▶ _TASK DIRECTIONS_:
Report all lines of the records that contain "circuit".

▶ _WORKING DATA_:
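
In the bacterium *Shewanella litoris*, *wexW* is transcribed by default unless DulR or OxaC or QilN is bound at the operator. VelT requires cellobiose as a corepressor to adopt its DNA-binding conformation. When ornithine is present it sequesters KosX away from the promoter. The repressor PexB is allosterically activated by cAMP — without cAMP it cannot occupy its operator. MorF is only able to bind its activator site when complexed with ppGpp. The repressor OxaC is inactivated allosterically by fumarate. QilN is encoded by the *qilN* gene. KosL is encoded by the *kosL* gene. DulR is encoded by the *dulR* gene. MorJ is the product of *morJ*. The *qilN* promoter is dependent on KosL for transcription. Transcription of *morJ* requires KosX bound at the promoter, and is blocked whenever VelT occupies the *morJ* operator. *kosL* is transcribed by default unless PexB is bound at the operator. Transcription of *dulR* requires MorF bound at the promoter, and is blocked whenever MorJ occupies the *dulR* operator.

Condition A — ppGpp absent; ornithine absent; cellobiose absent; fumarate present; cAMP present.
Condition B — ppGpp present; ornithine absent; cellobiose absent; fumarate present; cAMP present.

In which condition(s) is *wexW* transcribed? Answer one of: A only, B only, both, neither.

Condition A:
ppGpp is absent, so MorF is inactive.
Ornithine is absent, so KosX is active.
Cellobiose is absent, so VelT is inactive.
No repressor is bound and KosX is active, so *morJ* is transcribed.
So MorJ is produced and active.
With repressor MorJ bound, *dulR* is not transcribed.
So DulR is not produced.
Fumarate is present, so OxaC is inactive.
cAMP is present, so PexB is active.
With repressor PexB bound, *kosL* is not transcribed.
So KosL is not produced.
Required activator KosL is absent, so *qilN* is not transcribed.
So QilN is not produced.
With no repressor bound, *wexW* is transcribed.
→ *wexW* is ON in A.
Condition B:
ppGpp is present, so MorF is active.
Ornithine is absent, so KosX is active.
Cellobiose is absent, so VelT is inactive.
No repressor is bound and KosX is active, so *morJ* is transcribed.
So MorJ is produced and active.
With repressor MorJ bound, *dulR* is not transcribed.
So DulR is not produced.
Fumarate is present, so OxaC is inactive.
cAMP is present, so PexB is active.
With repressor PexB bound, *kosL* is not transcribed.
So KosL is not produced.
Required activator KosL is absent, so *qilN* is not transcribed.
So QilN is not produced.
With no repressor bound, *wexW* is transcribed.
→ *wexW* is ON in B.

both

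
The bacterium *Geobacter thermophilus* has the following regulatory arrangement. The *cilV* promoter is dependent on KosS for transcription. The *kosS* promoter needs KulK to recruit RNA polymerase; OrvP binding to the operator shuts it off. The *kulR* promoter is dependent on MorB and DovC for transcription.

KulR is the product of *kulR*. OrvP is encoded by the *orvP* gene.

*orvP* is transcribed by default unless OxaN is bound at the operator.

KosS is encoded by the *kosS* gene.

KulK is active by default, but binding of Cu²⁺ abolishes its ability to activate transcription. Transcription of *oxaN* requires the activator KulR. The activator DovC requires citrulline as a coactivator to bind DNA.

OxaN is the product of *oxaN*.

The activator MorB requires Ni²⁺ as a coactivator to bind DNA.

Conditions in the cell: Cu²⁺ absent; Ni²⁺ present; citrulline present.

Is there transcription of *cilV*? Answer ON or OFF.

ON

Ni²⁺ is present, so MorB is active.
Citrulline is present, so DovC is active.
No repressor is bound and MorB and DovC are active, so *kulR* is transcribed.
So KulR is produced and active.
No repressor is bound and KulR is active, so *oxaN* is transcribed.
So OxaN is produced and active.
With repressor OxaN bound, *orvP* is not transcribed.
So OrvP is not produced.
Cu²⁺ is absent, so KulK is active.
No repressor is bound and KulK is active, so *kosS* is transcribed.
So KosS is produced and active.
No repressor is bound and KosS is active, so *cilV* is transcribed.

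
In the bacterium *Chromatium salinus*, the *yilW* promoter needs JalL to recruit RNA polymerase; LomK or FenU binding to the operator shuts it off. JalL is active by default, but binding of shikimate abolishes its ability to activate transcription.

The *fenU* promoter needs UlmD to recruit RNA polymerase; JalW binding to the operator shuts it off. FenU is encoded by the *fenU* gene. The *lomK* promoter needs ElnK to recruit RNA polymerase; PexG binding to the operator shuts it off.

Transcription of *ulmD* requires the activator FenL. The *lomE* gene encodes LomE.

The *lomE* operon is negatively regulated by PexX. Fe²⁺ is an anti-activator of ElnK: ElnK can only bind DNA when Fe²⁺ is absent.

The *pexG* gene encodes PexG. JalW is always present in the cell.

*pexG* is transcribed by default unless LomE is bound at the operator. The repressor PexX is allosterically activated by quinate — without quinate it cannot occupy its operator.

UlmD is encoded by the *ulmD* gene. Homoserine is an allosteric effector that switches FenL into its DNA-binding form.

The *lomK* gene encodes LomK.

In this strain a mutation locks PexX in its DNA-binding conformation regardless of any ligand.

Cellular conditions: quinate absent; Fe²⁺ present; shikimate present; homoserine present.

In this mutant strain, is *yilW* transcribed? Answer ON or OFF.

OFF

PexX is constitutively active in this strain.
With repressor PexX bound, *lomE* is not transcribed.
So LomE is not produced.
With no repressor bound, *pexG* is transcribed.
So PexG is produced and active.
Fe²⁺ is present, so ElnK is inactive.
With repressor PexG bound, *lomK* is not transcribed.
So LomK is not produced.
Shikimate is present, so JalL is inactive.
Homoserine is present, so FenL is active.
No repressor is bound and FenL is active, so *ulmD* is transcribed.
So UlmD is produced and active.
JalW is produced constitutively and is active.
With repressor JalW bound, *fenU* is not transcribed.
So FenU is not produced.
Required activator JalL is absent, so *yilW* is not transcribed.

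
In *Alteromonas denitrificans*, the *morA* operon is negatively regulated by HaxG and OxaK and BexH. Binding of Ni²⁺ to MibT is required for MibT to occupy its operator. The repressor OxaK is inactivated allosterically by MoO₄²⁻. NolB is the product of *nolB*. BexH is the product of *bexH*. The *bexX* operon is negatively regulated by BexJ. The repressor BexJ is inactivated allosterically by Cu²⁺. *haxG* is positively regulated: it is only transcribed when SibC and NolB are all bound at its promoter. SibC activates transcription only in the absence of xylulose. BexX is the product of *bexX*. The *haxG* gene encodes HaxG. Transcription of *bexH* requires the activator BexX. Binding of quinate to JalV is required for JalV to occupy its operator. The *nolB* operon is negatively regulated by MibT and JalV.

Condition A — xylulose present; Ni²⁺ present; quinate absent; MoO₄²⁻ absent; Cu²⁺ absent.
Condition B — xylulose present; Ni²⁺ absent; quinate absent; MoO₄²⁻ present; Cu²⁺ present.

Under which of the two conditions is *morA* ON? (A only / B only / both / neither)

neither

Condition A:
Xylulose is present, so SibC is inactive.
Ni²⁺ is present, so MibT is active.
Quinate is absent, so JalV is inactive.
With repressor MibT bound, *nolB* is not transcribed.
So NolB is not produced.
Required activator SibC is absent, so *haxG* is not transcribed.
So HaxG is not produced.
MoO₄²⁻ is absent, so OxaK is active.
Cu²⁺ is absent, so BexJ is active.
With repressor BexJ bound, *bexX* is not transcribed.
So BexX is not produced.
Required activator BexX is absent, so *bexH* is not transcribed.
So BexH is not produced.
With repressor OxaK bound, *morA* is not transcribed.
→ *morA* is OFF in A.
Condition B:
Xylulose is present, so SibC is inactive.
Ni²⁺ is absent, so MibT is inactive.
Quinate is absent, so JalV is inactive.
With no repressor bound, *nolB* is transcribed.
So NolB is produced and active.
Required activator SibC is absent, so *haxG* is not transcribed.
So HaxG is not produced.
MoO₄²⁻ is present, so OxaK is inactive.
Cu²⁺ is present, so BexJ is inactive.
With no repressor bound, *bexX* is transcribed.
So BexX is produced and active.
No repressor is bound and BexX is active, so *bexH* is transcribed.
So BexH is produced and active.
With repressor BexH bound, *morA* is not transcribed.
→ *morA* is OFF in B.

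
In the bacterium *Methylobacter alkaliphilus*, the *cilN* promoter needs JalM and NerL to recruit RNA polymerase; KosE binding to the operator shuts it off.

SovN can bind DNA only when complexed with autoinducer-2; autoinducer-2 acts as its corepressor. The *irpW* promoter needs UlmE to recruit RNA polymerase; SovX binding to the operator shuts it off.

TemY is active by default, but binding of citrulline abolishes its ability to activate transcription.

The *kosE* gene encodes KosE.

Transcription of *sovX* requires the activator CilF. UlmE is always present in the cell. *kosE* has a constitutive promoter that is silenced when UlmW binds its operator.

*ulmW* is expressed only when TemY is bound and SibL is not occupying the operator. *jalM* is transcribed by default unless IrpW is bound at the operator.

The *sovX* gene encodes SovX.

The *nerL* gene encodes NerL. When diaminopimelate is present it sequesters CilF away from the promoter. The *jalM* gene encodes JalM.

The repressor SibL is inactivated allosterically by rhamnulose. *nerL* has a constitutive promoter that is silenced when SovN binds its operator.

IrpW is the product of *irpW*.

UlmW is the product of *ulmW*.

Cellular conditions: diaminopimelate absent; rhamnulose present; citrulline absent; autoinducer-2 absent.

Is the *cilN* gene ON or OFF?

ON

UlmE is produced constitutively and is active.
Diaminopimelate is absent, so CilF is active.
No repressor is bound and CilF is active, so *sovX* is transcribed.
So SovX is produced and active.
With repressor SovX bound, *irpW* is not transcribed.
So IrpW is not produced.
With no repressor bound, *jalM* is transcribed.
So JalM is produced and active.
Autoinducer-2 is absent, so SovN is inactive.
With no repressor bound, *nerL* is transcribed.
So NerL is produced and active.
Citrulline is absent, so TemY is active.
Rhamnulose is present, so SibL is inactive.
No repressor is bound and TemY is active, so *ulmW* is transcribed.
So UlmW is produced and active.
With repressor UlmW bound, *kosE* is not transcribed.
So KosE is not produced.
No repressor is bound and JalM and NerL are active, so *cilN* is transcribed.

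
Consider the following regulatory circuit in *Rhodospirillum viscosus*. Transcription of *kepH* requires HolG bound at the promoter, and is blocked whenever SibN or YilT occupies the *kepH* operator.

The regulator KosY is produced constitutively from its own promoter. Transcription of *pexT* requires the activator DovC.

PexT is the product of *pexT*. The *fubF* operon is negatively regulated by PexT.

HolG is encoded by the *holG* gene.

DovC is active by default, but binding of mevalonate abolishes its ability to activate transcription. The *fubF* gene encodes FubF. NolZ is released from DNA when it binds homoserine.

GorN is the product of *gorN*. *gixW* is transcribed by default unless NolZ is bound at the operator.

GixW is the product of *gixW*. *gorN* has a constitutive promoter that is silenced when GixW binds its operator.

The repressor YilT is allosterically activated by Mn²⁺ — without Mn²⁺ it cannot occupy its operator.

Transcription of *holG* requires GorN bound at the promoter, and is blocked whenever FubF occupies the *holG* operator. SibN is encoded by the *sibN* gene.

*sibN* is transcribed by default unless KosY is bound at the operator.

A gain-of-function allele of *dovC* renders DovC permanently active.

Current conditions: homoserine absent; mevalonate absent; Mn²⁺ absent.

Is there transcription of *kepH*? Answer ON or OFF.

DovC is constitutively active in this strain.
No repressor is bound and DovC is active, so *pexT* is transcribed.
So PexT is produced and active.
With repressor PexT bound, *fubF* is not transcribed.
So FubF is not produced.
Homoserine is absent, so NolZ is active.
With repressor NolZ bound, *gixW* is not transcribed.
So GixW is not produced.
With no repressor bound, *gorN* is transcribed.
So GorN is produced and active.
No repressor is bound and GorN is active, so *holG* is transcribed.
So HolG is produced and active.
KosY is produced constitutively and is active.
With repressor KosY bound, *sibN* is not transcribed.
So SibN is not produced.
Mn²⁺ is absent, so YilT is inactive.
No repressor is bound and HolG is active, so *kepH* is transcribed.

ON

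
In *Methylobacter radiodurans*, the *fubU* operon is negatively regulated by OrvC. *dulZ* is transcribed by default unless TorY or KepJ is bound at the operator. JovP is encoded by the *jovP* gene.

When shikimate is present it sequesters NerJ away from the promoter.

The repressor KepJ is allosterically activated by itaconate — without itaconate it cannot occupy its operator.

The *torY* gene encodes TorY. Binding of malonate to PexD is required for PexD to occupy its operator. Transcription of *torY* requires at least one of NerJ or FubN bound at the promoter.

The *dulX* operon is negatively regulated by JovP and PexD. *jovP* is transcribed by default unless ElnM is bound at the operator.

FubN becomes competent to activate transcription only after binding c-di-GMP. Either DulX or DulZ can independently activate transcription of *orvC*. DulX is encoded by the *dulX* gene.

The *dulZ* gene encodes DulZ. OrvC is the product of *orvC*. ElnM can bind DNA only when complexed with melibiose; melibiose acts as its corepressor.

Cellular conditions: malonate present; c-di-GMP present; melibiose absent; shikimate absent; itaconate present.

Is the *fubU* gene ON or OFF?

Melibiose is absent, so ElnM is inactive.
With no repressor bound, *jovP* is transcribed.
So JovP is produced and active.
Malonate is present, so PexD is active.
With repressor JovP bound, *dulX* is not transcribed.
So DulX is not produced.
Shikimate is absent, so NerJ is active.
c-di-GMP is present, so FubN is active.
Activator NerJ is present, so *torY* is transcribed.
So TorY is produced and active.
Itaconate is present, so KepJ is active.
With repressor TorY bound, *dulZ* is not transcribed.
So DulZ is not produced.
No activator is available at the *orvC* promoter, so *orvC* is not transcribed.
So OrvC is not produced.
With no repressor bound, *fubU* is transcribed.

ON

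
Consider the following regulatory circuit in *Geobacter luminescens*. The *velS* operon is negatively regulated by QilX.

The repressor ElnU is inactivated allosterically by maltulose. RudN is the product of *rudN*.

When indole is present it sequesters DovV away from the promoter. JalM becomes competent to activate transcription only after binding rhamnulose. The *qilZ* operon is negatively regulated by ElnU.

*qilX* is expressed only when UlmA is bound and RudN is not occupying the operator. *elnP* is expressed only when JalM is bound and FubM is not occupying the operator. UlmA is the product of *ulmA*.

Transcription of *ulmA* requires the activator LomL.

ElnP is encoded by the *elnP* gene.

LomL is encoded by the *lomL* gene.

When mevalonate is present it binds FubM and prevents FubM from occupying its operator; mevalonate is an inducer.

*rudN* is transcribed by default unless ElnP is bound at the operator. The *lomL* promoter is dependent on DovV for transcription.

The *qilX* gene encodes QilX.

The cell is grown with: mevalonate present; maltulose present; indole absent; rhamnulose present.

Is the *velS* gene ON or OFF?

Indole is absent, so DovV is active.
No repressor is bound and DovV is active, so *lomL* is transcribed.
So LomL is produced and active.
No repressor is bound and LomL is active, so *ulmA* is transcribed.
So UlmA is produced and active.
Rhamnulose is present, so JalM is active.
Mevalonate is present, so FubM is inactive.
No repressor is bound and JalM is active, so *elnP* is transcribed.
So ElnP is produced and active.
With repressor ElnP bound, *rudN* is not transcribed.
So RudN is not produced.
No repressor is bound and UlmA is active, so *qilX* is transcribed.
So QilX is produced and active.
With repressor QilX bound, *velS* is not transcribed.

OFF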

▶ _EXERCISE OUTPUT_:
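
Consider the following regulatory circuit in *Rhodospirillum viscosus*. Transcription of *kepH* requires HolG bound at the promoter, and is blocked whenever SibN or YilT occupies the *kepH* operator.
Consider the following regulatory circuit in *Geobacter luminescens*. The *velS* operon is negatively regulated by QilX.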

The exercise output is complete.